─── Extracted records

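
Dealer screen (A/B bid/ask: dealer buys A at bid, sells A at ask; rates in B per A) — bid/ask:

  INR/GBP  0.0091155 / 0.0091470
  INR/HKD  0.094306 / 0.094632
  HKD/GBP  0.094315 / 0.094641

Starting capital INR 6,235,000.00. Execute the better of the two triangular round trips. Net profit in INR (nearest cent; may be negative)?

Net profit: INR 110,993.37

Best loop INR → GBP → HKD → INR:
INR 6,235,000.00 × 0.0091155 (sell INR at bid) = GBP 56,835.14
GBP 56,835.14 ÷ 0.094641 (buy HKD at ask) = HKD 600,534.04
HKD 600,534.04 ÷ 0.094632 (buy INR at ask) = INR 6,345,993.37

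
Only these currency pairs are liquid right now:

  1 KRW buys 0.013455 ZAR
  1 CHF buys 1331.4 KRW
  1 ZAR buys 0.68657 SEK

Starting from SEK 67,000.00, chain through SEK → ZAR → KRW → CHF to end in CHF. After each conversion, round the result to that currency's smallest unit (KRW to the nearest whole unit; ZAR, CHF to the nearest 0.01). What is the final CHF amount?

CHF 5,447.51

SEK 67,000.00 ÷ 0.68657 = ZAR 97,586.55
ZAR 97,586.55 ÷ 0.013455 = KRW 7,252,809
KRW 7,252,809 ÷ 1331.4 = CHF 5,447.51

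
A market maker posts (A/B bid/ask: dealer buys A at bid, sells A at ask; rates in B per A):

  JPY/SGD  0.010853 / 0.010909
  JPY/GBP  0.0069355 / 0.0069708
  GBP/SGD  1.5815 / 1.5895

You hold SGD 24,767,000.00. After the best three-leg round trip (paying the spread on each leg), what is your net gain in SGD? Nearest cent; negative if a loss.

Best loop SGD → JPY → GBP → SGD:
SGD 24,767,000.00 ÷ 0.010909 (buy JPY at ask) = JPY 2,270,327,253
JPY 2,270,327,253 × 0.0069355 (sell JPY at bid) = GBP 15,745,854.66
GBP 15,745,854.66 × 1.5815 (sell GBP at bid) = SGD 24,902,069.15

Net profit: SGD 135,069.15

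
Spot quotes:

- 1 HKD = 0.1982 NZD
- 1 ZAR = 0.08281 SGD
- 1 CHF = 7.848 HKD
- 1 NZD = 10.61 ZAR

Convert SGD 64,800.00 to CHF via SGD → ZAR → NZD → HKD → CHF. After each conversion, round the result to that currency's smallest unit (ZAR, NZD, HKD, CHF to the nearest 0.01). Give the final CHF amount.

SGD 64,800.00 ÷ 0.08281 = ZAR 782,514.19
ZAR 782,514.19 ÷ 10.61 = NZD 73,752.52
NZD 73,752.52 ÷ 0.1982 = HKD 372,111.60
HKD 372,111.60 ÷ 7.848 = CHF 47,414.83

CHF 47,414.83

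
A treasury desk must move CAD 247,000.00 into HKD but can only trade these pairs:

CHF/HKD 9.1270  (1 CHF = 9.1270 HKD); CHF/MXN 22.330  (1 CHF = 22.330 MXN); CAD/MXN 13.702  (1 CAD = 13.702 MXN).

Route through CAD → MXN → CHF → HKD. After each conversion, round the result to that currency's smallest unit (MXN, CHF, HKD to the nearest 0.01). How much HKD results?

HKD 1,383,312.31

CAD 247,000.00 × 13.702 = MXN 3,384,394.00
MXN 3,384,394.00 ÷ 22.330 = CHF 151,562.65
CHF 151,562.65 × 9.1270 = HKD 1,383,312.31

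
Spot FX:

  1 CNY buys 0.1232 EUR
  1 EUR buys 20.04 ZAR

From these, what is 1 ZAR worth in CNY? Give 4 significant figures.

1 ZAR ÷ 20.04 = 0.0499002 EUR
0.0499002 EUR ÷ 0.1232 = 0.405034 CNY

ZAR/CNY = 0.4050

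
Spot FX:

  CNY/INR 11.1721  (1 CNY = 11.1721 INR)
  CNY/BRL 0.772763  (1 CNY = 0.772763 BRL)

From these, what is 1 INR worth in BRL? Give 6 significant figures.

INR/BRL = 0.0691690

1 INR ÷ 11.1721 = 0.0895087 CNY
0.0895087 CNY × 0.772763 = 0.069169 BRL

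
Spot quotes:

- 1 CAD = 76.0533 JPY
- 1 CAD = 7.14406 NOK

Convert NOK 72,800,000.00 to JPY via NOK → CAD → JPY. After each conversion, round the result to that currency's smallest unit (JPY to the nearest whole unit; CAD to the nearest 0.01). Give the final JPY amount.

JPY 775,004,723

NOK 72,800,000.00 ÷ 7.14406 = CAD 10,190,283.96
CAD 10,190,283.96 × 76.0533 = JPY 775,004,723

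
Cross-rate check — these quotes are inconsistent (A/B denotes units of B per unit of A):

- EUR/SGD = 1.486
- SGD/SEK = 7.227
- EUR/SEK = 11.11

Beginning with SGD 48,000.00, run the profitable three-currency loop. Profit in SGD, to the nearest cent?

Profitable loop is SGD → EUR → SEK → SGD:
SGD 48,000.00 ÷ 1.486 = EUR 32,301.48
EUR 32,301.48 × 11.11 = SEK 358,869.45
SEK 358,869.45 ÷ 7.227 = SGD 49,656.77
Profit = SGD 49,656.77 − SGD 48,000.00

Profit: SGD 1,656.77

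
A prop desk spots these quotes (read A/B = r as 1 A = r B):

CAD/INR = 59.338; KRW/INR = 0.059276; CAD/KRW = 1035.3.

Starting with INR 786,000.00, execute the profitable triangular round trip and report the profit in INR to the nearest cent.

Profitable loop is INR → CAD → KRW → INR:
INR 786,000.00 ÷ 59.338 = CAD 13,246.15
CAD 13,246.15 × 1035.3 = KRW 13,713,738
KRW 13,713,738 × 0.059276 = INR 812,895.55
Profit = INR 812,895.55 − INR 786,000.00

Profit: INR 26,895.55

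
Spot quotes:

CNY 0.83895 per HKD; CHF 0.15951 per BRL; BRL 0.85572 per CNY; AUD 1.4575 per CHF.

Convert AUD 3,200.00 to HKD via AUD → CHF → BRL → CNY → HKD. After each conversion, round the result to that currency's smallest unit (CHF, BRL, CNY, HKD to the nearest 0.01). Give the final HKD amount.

HKD 19,172.81

AUD 3,200.00 ÷ 1.4575 = CHF 2,195.54
CHF 2,195.54 ÷ 0.15951 = BRL 13,764.28
BRL 13,764.28 ÷ 0.85572 = CNY 16,085.03
CNY 16,085.03 ÷ 0.83895 = HKD 19,172.81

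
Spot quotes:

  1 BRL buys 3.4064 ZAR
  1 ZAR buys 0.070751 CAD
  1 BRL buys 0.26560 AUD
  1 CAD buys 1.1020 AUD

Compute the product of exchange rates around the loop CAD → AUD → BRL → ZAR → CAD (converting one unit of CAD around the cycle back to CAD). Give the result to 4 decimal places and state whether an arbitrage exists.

Around CAD → AUD → BRL → ZAR → CAD: 1 × 1.1020 ÷ 0.26560 × 3.4064 × 0.070751 = 0.999958
Product ≈ 1 (deviation 0.004%, within rounding noise).

1.0000 (no arbitrage)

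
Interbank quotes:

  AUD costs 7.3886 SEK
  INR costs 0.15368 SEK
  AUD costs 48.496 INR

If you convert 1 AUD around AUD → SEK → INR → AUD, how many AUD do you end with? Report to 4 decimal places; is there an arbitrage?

Around AUD → SEK → INR → AUD: 1 × 7.3886 ÷ 0.15368 ÷ 48.496 = 0.991377
Product < 1; profitable direction is AUD → INR → SEK → AUD.

0.9914 (arbitrage exists)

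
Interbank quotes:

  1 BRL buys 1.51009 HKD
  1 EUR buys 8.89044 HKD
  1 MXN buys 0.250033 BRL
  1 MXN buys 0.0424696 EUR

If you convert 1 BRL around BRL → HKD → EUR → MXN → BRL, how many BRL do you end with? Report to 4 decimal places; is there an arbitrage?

Around BRL → HKD → EUR → MXN → BRL: 1 × 1.51009 ÷ 8.89044 ÷ 0.0424696 × 0.250033 = 0.999997
Product ≈ 1 (deviation 0.000%, within rounding noise).

1.0000 (no arbitrage)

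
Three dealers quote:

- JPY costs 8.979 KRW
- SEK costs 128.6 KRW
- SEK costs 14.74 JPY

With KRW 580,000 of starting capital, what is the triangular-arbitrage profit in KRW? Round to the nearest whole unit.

Profitable loop is KRW → SEK → JPY → KRW:
KRW 580,000 ÷ 128.6 = SEK 4,510.11
SEK 4,510.11 × 14.74 = JPY 66,479
JPY 66,479 × 8.979 = KRW 596,915
Profit = KRW 596,915 − KRW 580,000

Profit: KRW 16,915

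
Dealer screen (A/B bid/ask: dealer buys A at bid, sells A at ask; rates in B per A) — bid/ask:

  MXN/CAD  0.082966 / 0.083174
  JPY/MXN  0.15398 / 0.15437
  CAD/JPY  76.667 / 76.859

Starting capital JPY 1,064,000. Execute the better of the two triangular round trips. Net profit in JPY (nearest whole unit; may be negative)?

Best loop JPY → CAD → MXN → JPY:
JPY 1,064,000 ÷ 76.859 (buy CAD at ask) = CAD 13,843.53
CAD 13,843.53 ÷ 0.083174 (buy MXN at ask) = MXN 166,440.61
MXN 166,440.61 ÷ 0.15437 (buy JPY at ask) = JPY 1,078,193

Net profit: JPY 14,193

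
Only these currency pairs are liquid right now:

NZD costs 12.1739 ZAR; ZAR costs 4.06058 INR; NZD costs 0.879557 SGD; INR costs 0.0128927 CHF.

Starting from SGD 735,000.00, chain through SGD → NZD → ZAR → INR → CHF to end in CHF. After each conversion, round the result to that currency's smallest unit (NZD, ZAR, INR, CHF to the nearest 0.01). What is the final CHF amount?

SGD 735,000.00 ÷ 0.879557 = NZD 835,647.95
NZD 835,647.95 × 12.1739 = ZAR 10,173,094.58
ZAR 10,173,094.58 × 4.06058 = INR 41,308,664.39
INR 41,308,664.39 × 0.0128927 = CHF 532,580.22

CHF 532,580.22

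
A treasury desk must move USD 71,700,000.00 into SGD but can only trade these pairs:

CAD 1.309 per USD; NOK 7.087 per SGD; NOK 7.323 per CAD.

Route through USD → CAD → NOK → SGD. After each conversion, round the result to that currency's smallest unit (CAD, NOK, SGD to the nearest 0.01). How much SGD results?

USD 71,700,000.00 × 1.309 = CAD 93,855,300.00
CAD 93,855,300.00 × 7.323 = NOK 687,302,361.90
NOK 687,302,361.90 ÷ 7.087 = SGD 96,980,719.90

SGD 96,980,719.90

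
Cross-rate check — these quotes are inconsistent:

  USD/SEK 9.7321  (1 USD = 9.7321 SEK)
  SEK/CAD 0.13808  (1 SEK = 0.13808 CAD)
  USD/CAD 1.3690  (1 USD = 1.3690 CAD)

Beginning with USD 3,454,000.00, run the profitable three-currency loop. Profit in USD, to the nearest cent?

Profit: USD 64,750.23

Profitable loop is USD → CAD → SEK → USD:
USD 3,454,000.00 × 1.3690 = CAD 4,728,526.00
CAD 4,728,526.00 ÷ 0.13808 = SEK 34,244,829.08
SEK 34,244,829.08 ÷ 9.7321 = USD 3,518,750.23
Profit = USD 3,518,750.23 − USD 3,454,000.00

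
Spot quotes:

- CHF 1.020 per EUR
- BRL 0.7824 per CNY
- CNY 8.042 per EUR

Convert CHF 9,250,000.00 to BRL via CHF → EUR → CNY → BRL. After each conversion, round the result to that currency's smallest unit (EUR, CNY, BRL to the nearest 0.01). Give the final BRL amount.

CHF 9,250,000.00 ÷ 1.020 = EUR 9,068,627.45
EUR 9,068,627.45 × 8.042 = CNY 72,929,901.95
CNY 72,929,901.95 × 0.7824 = BRL 57,060,355.29

BRL 57,060,355.29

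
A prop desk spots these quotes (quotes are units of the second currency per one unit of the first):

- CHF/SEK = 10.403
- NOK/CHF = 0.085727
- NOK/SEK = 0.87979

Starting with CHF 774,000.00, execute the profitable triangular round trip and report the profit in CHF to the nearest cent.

Profitable loop is CHF → SEK → NOK → CHF:
CHF 774,000.00 × 10.403 = SEK 8,051,922.00
SEK 8,051,922.00 ÷ 0.87979 = NOK 9,152,095.39
NOK 9,152,095.39 × 0.085727 = CHF 784,581.68
Profit = CHF 784,581.68 − CHF 774,000.00

Profit: CHF 10,581.68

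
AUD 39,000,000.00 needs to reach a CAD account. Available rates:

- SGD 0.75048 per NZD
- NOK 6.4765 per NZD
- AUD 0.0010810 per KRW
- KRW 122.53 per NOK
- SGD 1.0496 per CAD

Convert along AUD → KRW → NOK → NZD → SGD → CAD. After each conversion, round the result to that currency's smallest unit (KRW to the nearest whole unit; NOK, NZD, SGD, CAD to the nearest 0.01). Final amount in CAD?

CAD 32,506,589.78

AUD 39,000,000.00 ÷ 0.0010810 = KRW 36,077,705,828
KRW 36,077,705,828 ÷ 122.53 = NOK 294,439,776.61
NOK 294,439,776.61 ÷ 6.4765 = NZD 45,462,792.65
NZD 45,462,792.65 × 0.75048 = SGD 34,118,916.63
SGD 34,118,916.63 ÷ 1.0496 = CAD 32,506,589.78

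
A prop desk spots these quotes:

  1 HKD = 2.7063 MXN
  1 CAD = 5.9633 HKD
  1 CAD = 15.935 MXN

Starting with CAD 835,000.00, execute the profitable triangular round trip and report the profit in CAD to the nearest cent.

Profit: CAD 10,662.37

Profitable loop is CAD → HKD → MXN → CAD:
CAD 835,000.00 × 5.9633 = HKD 4,979,355.50
HKD 4,979,355.50 × 2.7063 = MXN 13,475,629.79
MXN 13,475,629.79 ÷ 15.935 = CAD 845,662.37
Profit = CAD 845,662.37 − CAD 835,000.00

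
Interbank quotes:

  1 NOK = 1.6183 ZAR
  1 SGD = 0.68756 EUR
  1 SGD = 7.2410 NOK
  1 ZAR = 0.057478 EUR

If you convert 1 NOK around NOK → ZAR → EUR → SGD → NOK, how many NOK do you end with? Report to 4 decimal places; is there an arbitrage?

0.9796 (arbitrage exists)

Around NOK → ZAR → EUR → SGD → NOK: 1 × 1.6183 × 0.057478 ÷ 0.68756 × 7.2410 = 0.979600
Product < 1; profitable direction is NOK → SGD → EUR → ZAR → NOK.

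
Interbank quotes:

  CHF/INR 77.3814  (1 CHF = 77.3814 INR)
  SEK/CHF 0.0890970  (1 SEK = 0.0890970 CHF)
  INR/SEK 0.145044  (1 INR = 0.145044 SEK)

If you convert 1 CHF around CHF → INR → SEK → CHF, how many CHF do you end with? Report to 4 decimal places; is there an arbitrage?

1.0000 (no arbitrage)

Around CHF → INR → SEK → CHF: 1 × 77.3814 × 0.145044 × 0.0890970 = 0.999999
Product ≈ 1 (deviation 0.000%, within rounding noise).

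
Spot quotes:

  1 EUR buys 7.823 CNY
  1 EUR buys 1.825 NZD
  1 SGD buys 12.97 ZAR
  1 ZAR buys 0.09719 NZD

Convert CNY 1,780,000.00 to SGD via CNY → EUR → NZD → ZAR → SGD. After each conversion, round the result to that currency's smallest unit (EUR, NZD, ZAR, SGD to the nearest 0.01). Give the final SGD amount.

SGD 329,418.49

CNY 1,780,000.00 ÷ 7.823 = EUR 227,534.19
EUR 227,534.19 × 1.825 = NZD 415,249.90
NZD 415,249.90 ÷ 0.09719 = ZAR 4,272,557.88
ZAR 4,272,557.88 ÷ 12.97 = SGD 329,418.49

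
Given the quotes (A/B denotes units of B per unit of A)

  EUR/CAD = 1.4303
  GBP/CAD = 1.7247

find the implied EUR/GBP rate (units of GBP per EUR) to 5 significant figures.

1 EUR × 1.4303 = 1.4303 CAD
1.4303 CAD ÷ 1.7247 = 0.829304 GBP

EUR/GBP = 0.82930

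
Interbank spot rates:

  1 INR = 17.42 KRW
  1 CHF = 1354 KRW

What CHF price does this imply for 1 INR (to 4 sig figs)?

1 INR × 17.42 = 17.42 KRW
17.42 KRW ÷ 1354 = 0.0128656 CHF

INR/CHF = 0.01287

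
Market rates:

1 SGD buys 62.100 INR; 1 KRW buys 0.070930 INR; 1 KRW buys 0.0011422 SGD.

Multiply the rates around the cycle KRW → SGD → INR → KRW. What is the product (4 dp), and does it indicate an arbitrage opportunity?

1.0000 (no arbitrage)

Around KRW → SGD → INR → KRW: 1 × 0.0011422 × 62.100 ÷ 0.070930 = 1.000009
Product ≈ 1 (deviation 0.001%, within rounding noise).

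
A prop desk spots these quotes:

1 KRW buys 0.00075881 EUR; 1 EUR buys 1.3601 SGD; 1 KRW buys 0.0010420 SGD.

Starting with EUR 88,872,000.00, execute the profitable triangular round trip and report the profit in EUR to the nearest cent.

Profitable loop is EUR → KRW → SGD → EUR:
EUR 88,872,000.00 ÷ 0.00075881 = KRW 117,120,227,725
KRW 117,120,227,725 × 0.0010420 = SGD 122,039,277.29
SGD 122,039,277.29 ÷ 1.3601 = EUR 89,728,165.05
Profit = EUR 89,728,165.05 − EUR 88,872,000.00

Profit: EUR 856,165.05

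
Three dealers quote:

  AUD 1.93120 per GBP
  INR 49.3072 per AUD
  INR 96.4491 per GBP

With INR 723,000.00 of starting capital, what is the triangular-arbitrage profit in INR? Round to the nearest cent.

Profitable loop is INR → AUD → GBP → INR:
INR 723,000.00 ÷ 49.3072 = AUD 14,663.17
AUD 14,663.17 ÷ 1.93120 = GBP 7,592.78
GBP 7,592.78 × 96.4491 = INR 732,316.61
Profit = INR 732,316.61 − INR 723,000.00

Profit: INR 9,316.61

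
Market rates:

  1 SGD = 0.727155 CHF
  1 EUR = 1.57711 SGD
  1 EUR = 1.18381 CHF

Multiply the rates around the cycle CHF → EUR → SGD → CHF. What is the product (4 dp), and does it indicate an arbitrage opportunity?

0.9687 (arbitrage exists)

Around CHF → EUR → SGD → CHF: 1 ÷ 1.18381 × 1.57711 × 0.727155 = 0.968739
Product < 1; profitable direction is CHF → SGD → EUR → CHF.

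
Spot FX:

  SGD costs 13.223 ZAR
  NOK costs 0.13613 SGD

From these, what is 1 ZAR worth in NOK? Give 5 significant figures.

ZAR/NOK = 0.55554

1 ZAR ÷ 13.223 = 0.0756258 SGD
0.0756258 SGD ÷ 0.13613 = 0.555541 NOK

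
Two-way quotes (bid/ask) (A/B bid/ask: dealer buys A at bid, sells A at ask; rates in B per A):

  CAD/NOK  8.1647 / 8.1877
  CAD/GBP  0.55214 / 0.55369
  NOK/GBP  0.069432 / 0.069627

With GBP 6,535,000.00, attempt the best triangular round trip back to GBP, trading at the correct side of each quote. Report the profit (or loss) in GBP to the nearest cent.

Best loop GBP → CAD → NOK → GBP:
GBP 6,535,000.00 ÷ 0.55369 (buy CAD at ask) = CAD 11,802,633.24
CAD 11,802,633.24 × 8.1647 (sell CAD at bid) = NOK 96,364,959.63
NOK 96,364,959.63 × 0.069432 (sell NOK at bid) = GBP 6,690,811.88

Net profit: GBP 155,811.88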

──────

Within the listing above, the range opens at the line with "INR costs 0.15368 SEK" and closes at the line with "1 MXN buys 0.0424696 EUR". Reproduce exactly the lines of that range, including both ends.

*Response area*:
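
  INR costs 0.15368 SEK
  AUD costs 48.496 INR

If you convert 1 AUD around AUD → SEK → INR → AUD, how many AUD do you end with? Report to 4 decimal places; is there an arbitrage?

Around AUD → SEK → INR → AUD: 1 × 7.3886 ÷ 0.15368 ÷ 48.496 = 0.991377
Product < 1; profitable direction is AUD → INR → SEK → AUD.

0.9914 (arbitrage exists)

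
Interbank quotes:

  1 BRL buys 1.51009 HKD
  1 EUR buys 8.89044 HKD
  1 MXN buys 0.250033 BRL
  1 MXN buys 0.0424696 EUR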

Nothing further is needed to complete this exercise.